## Task statement:
After locating the line with "A symmetric simple", reproduce that line and every one following it exactly, up to the end of the entries.

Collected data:
= Beginning of Section =
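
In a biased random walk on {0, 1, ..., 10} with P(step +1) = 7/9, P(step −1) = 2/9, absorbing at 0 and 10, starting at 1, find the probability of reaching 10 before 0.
P(hit 10 before 0) = (1 − (2/7)^1) / (1 − (2/7)^10) = 40353607/56494845

Let u_k denote P(reach 10 before 0 | start at k). Boundary: u_0 = 0, u_10 = 1. Recurrence: u_k = 7/9·u_{k+1} + 2/9·u_{k-1} for 1 ≤ k ≤ 9. Try u_k = A + B·r^k with r = q/p = (2/9)/(7/9) = 2/7. Substitution satisfies the recurrence; boundary conditions give:
  u_k = (1 − r^k) / (1 − r^N) = (1 − (2/7)^1) / (1 − (2/7)^10) = 40353607/56494845.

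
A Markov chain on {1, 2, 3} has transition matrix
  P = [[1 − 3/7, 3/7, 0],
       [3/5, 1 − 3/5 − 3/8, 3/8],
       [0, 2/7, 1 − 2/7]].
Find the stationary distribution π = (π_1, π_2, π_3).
π = (112/297, 80/297, 35/99)

This is a birth-death chain on three states, which satisfies detailed balance: π_1 · P_{12} = π_2 · P_{21} and π_2 · P_{23} = π_3 · P_{32}.
From π_1 · 3/7 = π_2 · 3/5: π_2/π_1 = (3/7)/(3/5) = 5/7.
From π_2 · 3/8 = π_3 · 2/7: π_3/π_2 = (3/8)/(2/7) = 21/16.
Take π_1 proportional to 1; then unnormalized π = (1, 5/7, 15/16). Normalize by dividing by the sum 297/112:
  π = (112/297, 80/297, 35/99).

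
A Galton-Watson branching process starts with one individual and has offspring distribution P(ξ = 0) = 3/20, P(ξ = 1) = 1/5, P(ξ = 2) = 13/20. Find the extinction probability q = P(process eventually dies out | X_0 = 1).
q = 3/13

The pgf is f(s) = 3/20 + 1/5·s + 13/20·s². The extinction probability q is the smallest fixed point of f in [0, 1]. Setting s = f(s):
  13/20·s² + (1/5 − 1)·s + 3/20 = 0
  13/20·s² − (3/20 + 13/20)·s + 3/20 = 0
which factors as (s − 1)·(13/20·s − 3/20) = 0, giving roots s = 1 and s = (3/20)/(13/20) = 3/13.
Mean offspring μ = 1/5 + 2·13/20 = 3/2 > 1 (supercritical), so q < 1. The extinction probability is the smaller root: q = (3/20)/(13/20) = 3/13.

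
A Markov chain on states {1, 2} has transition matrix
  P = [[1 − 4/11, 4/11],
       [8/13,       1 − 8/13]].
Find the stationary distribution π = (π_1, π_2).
π_1 = 22/35, π_2 = 13/35

Solve πP = π with π_1 + π_2 = 1. From πP = π: π_1 · (1 − 4/11) + π_2 · 8/13 = π_1 ⇒ π_2 · 8/13 = π_1 · 4/11 ⇒ π_2/π_1 = (4/11)/(8/13) = 13/22. Together with π_1 + π_2 = 1:
  π_1 = (8/13)/(4/11 + 8/13) = (8/13)/(140/143) = 22/35,
  π_2 = (4/11)/(4/11 + 8/13) = (4/11)/(140/143) = 13/35.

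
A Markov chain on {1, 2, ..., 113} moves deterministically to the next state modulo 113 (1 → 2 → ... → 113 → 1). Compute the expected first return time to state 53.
E[T_53 | X_0 = 53] = 113

The chain cycles deterministically, so starting at state 53 it returns in exactly 113 steps. Equivalently, the stationary distribution is uniform π_j = 1/113 for every state j, so by Kac's formula E[T_53] = 1/π_53 = 113.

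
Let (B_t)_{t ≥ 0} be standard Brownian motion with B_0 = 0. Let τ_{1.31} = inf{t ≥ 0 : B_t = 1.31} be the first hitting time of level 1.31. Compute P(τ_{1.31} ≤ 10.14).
P(τ_{1.31} ≤ 10.14) = 2(1 − Φ(1.31/√10.14)) = 2(1 − Φ(0.4114)) ≈ 0.6808

By the reflection principle for standard BM, P(τ_b ≤ t) = 2 · P(B_t ≥ b). Since B_t ~ N(0, t), P(B_t ≥ 1.31) = 1 − Φ(1.31/√t) = 1 − Φ(1.31/√10.14) = 1 − Φ(0.4114) ≈ 0.34039. Doubling: P(τ_{1.31} ≤ 10.14) ≈ 2 · 0.34039 = 0.68078 ≈ 0.6808.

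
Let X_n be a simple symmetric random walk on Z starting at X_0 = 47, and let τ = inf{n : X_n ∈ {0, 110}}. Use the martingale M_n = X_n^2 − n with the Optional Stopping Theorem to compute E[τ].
E[τ] = 2961

M_n = X_n^2 − n is a martingale (since E[X_{n+1}^2 | F_n] = X_n^2 + 1). By OST (τ has finite mean in a bounded region), E[M_τ] = E[M_0] = X_0^2 − 0 = 47^2 = 2209. Also E[M_τ] = E[X_τ^2] − E[τ]. The walk exits at 0 or 110, with P(hit 110 first) = 47/110, so E[X_τ^2] = 110^2 · 47/110 + 0 = 5170. Thus E[τ] = E[X_τ^2] − E[M_τ] = 5170 − 2209 = 2961 = 47(110 − 47) = 2961.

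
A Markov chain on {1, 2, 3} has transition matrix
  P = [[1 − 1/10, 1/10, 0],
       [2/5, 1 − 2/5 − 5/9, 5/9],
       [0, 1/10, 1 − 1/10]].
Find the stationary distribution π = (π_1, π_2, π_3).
π = (36/95, 9/95, 10/19)

This is a birth-death chain on three states, which satisfies detailed balance: π_1 · P_{12} = π_2 · P_{21} and π_2 · P_{23} = π_3 · P_{32}.
From π_1 · 1/10 = π_2 · 2/5: π_2/π_1 = (1/10)/(2/5) = 1/4.
From π_2 · 5/9 = π_3 · 1/10: π_3/π_2 = (5/9)/(1/10) = 50/9.
Take π_1 proportional to 1; then unnormalized π = (1, 1/4, 25/18). Normalize by dividing by the sum 95/36:
  π = (36/95, 9/95, 10/19).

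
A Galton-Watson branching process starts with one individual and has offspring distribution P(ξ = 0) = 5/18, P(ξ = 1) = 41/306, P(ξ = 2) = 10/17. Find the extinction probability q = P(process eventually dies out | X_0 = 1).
q = 17/36

The pgf is f(s) = 5/18 + 41/306·s + 10/17·s². The extinction probability q is the smallest fixed point of f in [0, 1]. Setting s = f(s):
  10/17·s² + (41/306 − 1)·s + 5/18 = 0
  10/17·s² − (5/18 + 10/17)·s + 5/18 = 0
which factors as (s − 1)·(10/17·s − 5/18) = 0, giving roots s = 1 and s = (5/18)/(10/17) = 17/36.
Mean offspring μ = 41/306 + 2·10/17 = 401/306 > 1 (supercritical), so q < 1. The extinction probability is the smaller root: q = (5/18)/(10/17) = 17/36.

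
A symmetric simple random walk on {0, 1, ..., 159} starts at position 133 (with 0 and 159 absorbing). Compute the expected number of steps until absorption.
E[τ | X_0 = 133] = 3458

Let v_k = E[τ | X_0 = k]. Boundary: v_0 = v_159 = 0. Recurrence: v_k = 1 + (v_{k-1} + v_{k+1})/2 for 1 ≤ k ≤ 158. The particular solution to v_k − (v_{k-1} + v_{k+1})/2 = 1 is v_k = −k^2. Adding homogeneous solution A + B k and matching boundaries gives v_k = k (159 − k). Substituting k = 133: v_133 = 133 · 26 = 3458.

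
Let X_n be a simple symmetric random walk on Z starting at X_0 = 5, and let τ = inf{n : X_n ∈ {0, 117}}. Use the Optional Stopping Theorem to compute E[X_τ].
E[X_τ] = 5

X_n is a martingale and τ is a bounded-mean stopping time (indeed τ is finite a.s. with bounded expectation since the walk is in a bounded region). By the OST, E[X_τ] = E[X_0] = 5. Equivalently: E[X_τ] = 117 · P(hit 117 first) + 0 · P(hit 0 first) = 117 · (5/117) = 5.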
= End of Section =
## Response area:
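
A symmetric simple random walk on {0, 1, ..., 159} starts at position 133 (with 0 and 159 absorbing). Compute the expected number of steps until absorption.
E[τ | X_0 = 133] = 3458

Let v_k = E[τ | X_0 = k]. Boundary: v_0 = v_159 = 0. Recurrence: v_k = 1 + (v_{k-1} + v_{k+1})/2 for 1 ≤ k ≤ 158. The particular solution to v_k − (v_{k-1} + v_{k+1})/2 = 1 is v_k = −k^2. Adding homogeneous solution A + B k and matching boundaries gives v_k = k (159 − k). Substituting k = 133: v_133 = 133 · 26 = 3458.

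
Let X_n be a simple symmetric random walk on Z starting at X_0 = 5, and let τ = inf{n : X_n ∈ {0, 117}}. Use the Optional Stopping Theorem to compute E[X_τ].
E[X_τ] = 5

X_n is a martingale and τ is a bounded-mean stopping time (indeed τ is finite a.s. with bounded expectation since the walk is in a bounded region). By the OST, E[X_τ] = E[X_0] = 5. Equivalently: E[X_τ] = 117 · P(hit 117 first) + 0 · P(hit 0 first) = 117 · (5/117) = 5.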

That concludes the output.